Instructions to follow
Scan the data below and copy each line where "spread" occurs.

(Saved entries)
==============================

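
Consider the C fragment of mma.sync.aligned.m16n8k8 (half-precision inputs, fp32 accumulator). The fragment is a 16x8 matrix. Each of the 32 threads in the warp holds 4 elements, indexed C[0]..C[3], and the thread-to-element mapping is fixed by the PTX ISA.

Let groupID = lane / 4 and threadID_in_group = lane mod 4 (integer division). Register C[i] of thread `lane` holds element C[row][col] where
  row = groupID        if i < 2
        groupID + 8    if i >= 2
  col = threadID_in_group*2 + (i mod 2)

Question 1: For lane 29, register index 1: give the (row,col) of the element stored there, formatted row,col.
lane 29: G=7 (29/4), T=1 (29%4)
i=1: r=7+0=7, c=1*2+1=3

7,3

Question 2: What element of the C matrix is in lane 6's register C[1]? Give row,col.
1,5

6: gr=1,th=2
[1] (1+0,2*2+1) = (1,5)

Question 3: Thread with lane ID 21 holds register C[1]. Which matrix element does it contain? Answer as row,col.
5,3

lane 21: gr=5 (21/4), th=1 (21%4)
i=1: r=5+0=5, c=1*2+1=3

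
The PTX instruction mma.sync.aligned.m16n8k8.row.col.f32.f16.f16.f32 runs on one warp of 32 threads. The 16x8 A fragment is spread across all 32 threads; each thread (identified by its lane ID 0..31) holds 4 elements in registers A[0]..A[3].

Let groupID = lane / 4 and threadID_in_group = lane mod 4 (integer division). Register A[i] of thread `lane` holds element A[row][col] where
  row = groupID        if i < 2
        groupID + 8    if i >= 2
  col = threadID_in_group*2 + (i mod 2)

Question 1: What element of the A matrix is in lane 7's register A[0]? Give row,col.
1,6

lane 7->7/4=1, 7 mod 4=3
i=0  r:1+0->1  c:2·3+0->6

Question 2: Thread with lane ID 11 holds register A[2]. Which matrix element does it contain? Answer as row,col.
lane 11: G=2 (11/4), T=3 (11%4)
i=2: r=2+8=10, c=3*2+0=6

10,6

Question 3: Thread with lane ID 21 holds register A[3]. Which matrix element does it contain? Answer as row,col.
13,3

lane 21->21/4=5, 21 mod 4=1
i=3  r:5+8->13  c:2·1+1->3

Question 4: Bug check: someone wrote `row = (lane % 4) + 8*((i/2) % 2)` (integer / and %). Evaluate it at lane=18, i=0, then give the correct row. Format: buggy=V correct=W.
buggy=2 correct=4

`(lane % 4) + 8*((i/2) % 2)`[18,0]→2
lane 18: G=4 (18/4), T=2 (18%4)
i=0: r=4+0=4, c=2*2+0=4
row: 2 vs 4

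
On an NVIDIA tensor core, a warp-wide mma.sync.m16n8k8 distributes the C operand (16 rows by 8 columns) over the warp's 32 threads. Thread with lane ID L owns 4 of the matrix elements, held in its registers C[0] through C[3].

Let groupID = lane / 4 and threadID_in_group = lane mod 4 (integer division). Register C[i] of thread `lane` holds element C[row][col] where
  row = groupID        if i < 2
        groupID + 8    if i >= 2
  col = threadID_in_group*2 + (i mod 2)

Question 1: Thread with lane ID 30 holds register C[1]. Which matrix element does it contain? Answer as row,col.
lane 30⇒30/4=7, 30 mod 4=2
i=1  r:7+0⇒7  c:2·2+1⇒5

7,5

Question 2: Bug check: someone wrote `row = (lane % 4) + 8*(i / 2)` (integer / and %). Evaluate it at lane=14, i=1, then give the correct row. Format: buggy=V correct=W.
buggy=2 correct=3

`(lane % 4) + 8*(i / 2)`[14,1]=>2
lane 14=>14/4=3, 14 mod 4=2
i=1  r:3+0=>3  c:2·2+1=>5
row: 2 vs 3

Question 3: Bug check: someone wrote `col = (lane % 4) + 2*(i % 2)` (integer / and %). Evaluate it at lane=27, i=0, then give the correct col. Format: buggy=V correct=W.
buggy=3 correct=6

`(lane % 4) + 2*(i % 2)`[27,0]=>3
lane 27=>27/4=6, 27 mod 4=3
i=0  r:6+0=>6  c:2·3+0=>6
col: 3 vs 6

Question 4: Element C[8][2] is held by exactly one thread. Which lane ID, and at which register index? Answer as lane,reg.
1,2

r:8=>grp=0,rB=1  c:2=>tig=1,lo=0
L=0*4+1=1  i=1*2+0=2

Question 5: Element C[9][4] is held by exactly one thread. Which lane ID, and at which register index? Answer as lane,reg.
6,2

r: 9->gid=1,r8=1  c: 4->tid=2,i&1=0
L=1*4+2=6  i=1*2+0=2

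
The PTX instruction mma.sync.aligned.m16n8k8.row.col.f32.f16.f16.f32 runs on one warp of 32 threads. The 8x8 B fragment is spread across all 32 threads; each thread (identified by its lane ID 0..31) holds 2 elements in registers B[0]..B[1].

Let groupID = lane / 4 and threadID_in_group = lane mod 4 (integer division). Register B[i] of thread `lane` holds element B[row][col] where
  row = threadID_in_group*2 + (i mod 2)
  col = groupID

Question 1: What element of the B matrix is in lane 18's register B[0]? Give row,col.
4,4

lane 18→18/4=4, 18 mod 4=2
i=0  r:2·2+0→4  c:4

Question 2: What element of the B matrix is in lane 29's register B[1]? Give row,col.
lane 29->29/4=7, 29 mod 4=1
i=1  r:2·1+1->3  c:7

3,7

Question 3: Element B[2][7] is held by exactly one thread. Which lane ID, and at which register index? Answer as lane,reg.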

==============================

Answer to this exercise
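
The PTX instruction mma.sync.aligned.m16n8k8.row.col.f32.f16.f16.f32 runs on one warp of 32 threads. The 16x8 A fragment is spread across all 32 threads; each thread (identified by its lane ID 0..31) holds 4 elements in registers A[0]..A[3].
The PTX instruction mma.sync.aligned.m16n8k8.row.col.f32.f16.f16.f32 runs on one warp of 32 threads. The 8x8 B fragment is spread across all 32 threads; each thread (identified by its lane ID 0..31) holds 2 elements in registers B[0]..B[1].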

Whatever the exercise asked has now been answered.